== Listed entries

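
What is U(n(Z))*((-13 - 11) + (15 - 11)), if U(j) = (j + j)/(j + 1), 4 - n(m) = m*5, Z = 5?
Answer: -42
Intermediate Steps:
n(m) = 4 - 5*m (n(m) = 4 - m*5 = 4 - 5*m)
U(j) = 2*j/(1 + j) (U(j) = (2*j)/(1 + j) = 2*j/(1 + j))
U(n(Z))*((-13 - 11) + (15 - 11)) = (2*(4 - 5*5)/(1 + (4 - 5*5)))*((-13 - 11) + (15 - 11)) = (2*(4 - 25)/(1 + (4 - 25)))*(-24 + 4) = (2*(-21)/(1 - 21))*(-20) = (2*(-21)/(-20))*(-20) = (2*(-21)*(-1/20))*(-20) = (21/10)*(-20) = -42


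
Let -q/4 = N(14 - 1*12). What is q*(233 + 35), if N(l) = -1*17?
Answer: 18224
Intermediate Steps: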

====
== Listed entries

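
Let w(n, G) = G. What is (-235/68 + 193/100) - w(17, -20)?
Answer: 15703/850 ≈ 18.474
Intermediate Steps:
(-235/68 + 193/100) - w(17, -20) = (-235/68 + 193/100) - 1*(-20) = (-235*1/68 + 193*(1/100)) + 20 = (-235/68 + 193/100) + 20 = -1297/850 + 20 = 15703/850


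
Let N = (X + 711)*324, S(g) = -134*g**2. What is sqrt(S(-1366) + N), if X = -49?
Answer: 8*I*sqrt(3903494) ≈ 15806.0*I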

====

__The problem__
Which lines above contain the word "What"? List them.

__Result__
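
What is U(n(Z))*((-13 - 11) + (15 - 11)), if U(j) = (j + j)/(j + 1), 4 - n(m) = m*5, Z = 5?
Let -q/4 = N(14 - 1*12). What is q*(233 + 35), if N(l) = -1*17?
Let w(n, G) = G. What is (-235/68 + 193/100) - w(17, -20)?
Let N = (X + 711)*324, S(g) = -134*g**2. What is sqrt(S(-1366) + N), if X = -49?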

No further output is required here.